Saved data entries

* * *

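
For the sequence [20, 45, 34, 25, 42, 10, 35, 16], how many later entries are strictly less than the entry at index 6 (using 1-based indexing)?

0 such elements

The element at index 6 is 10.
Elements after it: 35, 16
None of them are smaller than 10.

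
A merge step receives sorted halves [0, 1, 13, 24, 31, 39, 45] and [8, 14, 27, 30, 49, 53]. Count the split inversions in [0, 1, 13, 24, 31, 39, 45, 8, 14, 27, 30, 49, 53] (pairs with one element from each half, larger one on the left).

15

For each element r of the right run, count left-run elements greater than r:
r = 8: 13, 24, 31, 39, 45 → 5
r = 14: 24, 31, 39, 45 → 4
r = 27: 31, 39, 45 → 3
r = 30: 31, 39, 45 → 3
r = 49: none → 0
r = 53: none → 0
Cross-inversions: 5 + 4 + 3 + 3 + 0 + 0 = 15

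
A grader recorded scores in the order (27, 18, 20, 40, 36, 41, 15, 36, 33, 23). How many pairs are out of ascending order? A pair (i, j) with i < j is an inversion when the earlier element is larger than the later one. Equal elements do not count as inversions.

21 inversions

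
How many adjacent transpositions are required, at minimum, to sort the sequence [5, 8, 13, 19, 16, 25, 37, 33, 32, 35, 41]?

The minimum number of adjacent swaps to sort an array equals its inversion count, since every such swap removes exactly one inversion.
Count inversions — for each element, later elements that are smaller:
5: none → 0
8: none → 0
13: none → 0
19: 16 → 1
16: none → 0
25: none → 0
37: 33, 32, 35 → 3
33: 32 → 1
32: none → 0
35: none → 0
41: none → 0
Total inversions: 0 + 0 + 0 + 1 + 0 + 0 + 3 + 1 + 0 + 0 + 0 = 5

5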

* * *

Exercise instructions
A reply that repeats all the data exactly is required.

Response to the exercise
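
For the sequence [20, 45, 34, 25, 42, 10, 35, 16], how many later entries are strictly less than the entry at index 6 (using 1-based indexing)?

0 such elements

The element at index 6 is 10.
Elements after it: 35, 16
None of them are smaller than 10.

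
A merge step receives sorted halves [0, 1, 13, 24, 31, 39, 45] and [8, 14, 27, 30, 49, 53]. Count the split inversions in [0, 1, 13, 24, 31, 39, 45, 8, 14, 27, 30, 49, 53] (pairs with one element from each half, larger one on the left).

15

For each element r of the right run, count left-run elements greater than r:
r = 8: 13, 24, 31, 39, 45 → 5
r = 14: 24, 31, 39, 45 → 4
r = 27: 31, 39, 45 → 3
r = 30: 31, 39, 45 → 3
r = 49: none → 0
r = 53: none → 0
Cross-inversions: 5 + 4 + 3 + 3 + 0 + 0 = 15

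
A grader recorded scores in the order (27, 18, 20, 40, 36, 41, 15, 36, 33, 23). How many pairs are out of ascending order? A pair (i, j) with i < j is an inversion when the earlier element is larger than the later one. Equal elements do not count as inversions.

21 inversions

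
How many adjacent transpositions are required, at minimum, to sort the sequence [5, 8, 13, 19, 16, 25, 37, 33, 32, 35, 41]?

The minimum number of adjacent swaps to sort an array equals its inversion count, since every such swap removes exactly one inversion.
Count inversions — for each element, later elements that are smaller:
5: none → 0
8: none → 0
13: none → 0
19: 16 → 1
16: none → 0
25: none → 0
37: 33, 32, 35 → 3
33: 32 → 1
32: none → 0
35: none → 0
41: none → 0
Total inversions: 0 + 0 + 0 + 1 + 0 + 0 + 3 + 1 + 0 + 0 + 0 = 5

5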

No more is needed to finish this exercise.